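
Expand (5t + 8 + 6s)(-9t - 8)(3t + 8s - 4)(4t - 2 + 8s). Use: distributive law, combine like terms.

(5t + 8 + 6s)(-9t - 8)(3t + 8s - 4)(4t - 2 + 8s)
= (-45t^2 - 40t - 72t - 64 - 54st - 48s)(3t + 8s - 4)(4t - 2 + 8s)    [distributive law]
= (-45t^2 - 112t - 64 - 54st - 48s)(3t + 8s - 4)(4t - 2 + 8s)    [combine like terms]
= (-135t^3 - 360st^2 + 180t^2 - 336t^2 - 896st + 448t - 192t - 512s + 256 - 162st^2 - 432s^2t + 216st - 144st - 384s^2 + 192s)(4t - 2 + 8s)    [distributive law]
= (-135t^3 - 522st^2 - 156t^2 - 824st + 256t - 320s + 256 - 432s^2t - 384s^2)(4t - 2 + 8s)    [combine like terms]
= -540t^4 + 270t^3 - 1080st^3 - 2088st^3 + 1044st^2 - 4176s^2t^2 - 624t^3 + 312t^2 - 1248st^2 - 3296st^2 + 1648st - 6592s^2t + 1024t^2 - 512t + 2048st - 1280st + 640s - 2560s^2 + 1024t - 512 + 2048s - 1728s^2t^2 + 864s^2t - 3456s^3t - 1536s^2t + 768s^2 - 3072s^3    [distributive law]
= -540t^4 - 354t^3 - 3168st^3 - 3500st^2 - 5904s^2t^2 + 1336t^2 + 2416st - 7264s^2t + 512t + 2688s - 1792s^2 - 512 - 3456s^3t - 3072s^3    [combine like terms]

-540t^4 - 354t^3 - 3168st^3 - 3500st^2 - 5904s^2t^2 + 1336t^2 + 2416st - 7264s^2t + 512t + 2688s - 1792s^2 - 512 - 3456s^3t - 3072s^3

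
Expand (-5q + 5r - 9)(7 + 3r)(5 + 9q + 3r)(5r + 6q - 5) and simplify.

(-5q + 5r - 9)(7 + 3r)(5 + 9q + 3r)(5r + 6q - 5)
= (-35q - 15qr + 35r + 15r^2 - 63 - 27r)(5 + 9q + 3r)(5r + 6q - 5)    [distributive law]
= (-35q - 15qr + 8r + 15r^2 - 63)(5 + 9q + 3r)(5r + 6q - 5)    [combine like terms]
= (-175q - 315q^2 - 105qr - 75qr - 135q^2r - 45qr^2 + 40r + 72qr + 24r^2 + 75r^2 + 135qr^2 + 45r^3 - 315 - 567q - 189r)(5r + 6q - 5)    [distributive law]
= (-742q - 315q^2 - 108qr - 135q^2r + 90qr^2 - 149r + 99r^2 + 45r^3 - 315)(5r + 6q - 5)    [combine like terms]
= -3710qr - 4452q^2 + 3710q - 1575q^2r - 1890q^3 + 1575q^2 - 540qr^2 - 648q^2r + 540qr - 675q^2r^2 - 810q^3r + 675q^2r + 450qr^3 + 540q^2r^2 - 450qr^2 - 745r^2 - 894qr + 745r + 495r^3 + 594qr^2 - 495r^2 + 225r^4 + 270qr^3 - 225r^3 - 1575r - 1890q + 1575    [distributive law]
= -4064qr - 2877q^2 + 1820q - 1548q^2r - 1890q^3 - 396qr^2 - 135q^2r^2 - 810q^3r + 720qr^3 - 1240r^2 - 830r + 270r^3 + 225r^4 + 1575    [combine like terms]

-4064qr - 2877q^2 + 1820q - 1548q^2r - 1890q^3 - 396qr^2 - 135q^2r^2 - 810q^3r + 720qr^3 - 1240r^2 - 830r + 270r^3 + 225r^4 + 1575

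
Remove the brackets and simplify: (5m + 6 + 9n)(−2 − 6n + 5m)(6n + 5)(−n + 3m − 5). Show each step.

−2427mn^2 − 290m^2n − 2101mn − 325m^2 − 680m − 1062mn^3 + 120m^2n^2 + 450m^3n + 375m^3 + 3312n^2 + 1770n + 300 + 2214n^3 + 324n^4

(5m + 6 + 9n)(−2 − 6n + 5m)(6n + 5)(−n + 3m − 5)
= (−10m − 30mn + 25m^2 − 12 − 36n + 30m − 18n − 54n^2 + 45mn)(6n + 5)(−n + 3m − 5)    [distributive law]
= (20m + 15mn + 25m^2 − 12 − 54n − 54n^2)(6n + 5)(−n + 3m − 5)    [combine like terms]
= (120mn + 100m + 90mn^2 + 75mn + 150m^2n + 125m^2 − 72n − 60 − 324n^2 − 270n − 324n^3 − 270n^2)(−n + 3m − 5)    [distributive law]
= (195mn + 100m + 90mn^2 + 150m^2n + 125m^2 − 342n − 60 − 594n^2 − 324n^3)(−n + 3m − 5)    [combine like terms]
= −195mn^2 + 585m^2n − 975mn − 100mn + 300m^2 − 500m − 90mn^3 + 270m^2n^2 − 450mn^2 − 150m^2n^2 + 450m^3n − 750m^2n − 125m^2n + 375m^3 − 625m^2 + 342n^2 − 1026mn + 1710n + 60n − 180m + 300 + 594n^3 − 1782mn^2 + 2970n^2 + 324n^4 − 972mn^3 + 1620n^3    [distributive law]
= −2427mn^2 − 290m^2n − 2101mn − 325m^2 − 680m − 1062mn^3 + 120m^2n^2 + 450m^3n + 375m^3 + 3312n^2 + 1770n + 300 + 2214n^3 + 324n^4    [combine like terms]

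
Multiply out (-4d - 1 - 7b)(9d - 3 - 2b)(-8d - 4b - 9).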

┄┄┄┄┄┄┄┄┄┄┄┄┄┄┄┄┄┄┄┄

*PROMPT*: Look for the word "Expand" in the listing above, and copy every line where you find it.

*ANSWER FOR THIS EXERCISE*:
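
Expand (5t + 8 + 6s)(-9t - 8)(3t + 8s - 4)(4t - 2 + 8s). Use: distributive law, combine like terms.
Expand (-5q + 5r - 9)(7 + 3r)(5 + 9q + 3r)(5r + 6q - 5) and simplify.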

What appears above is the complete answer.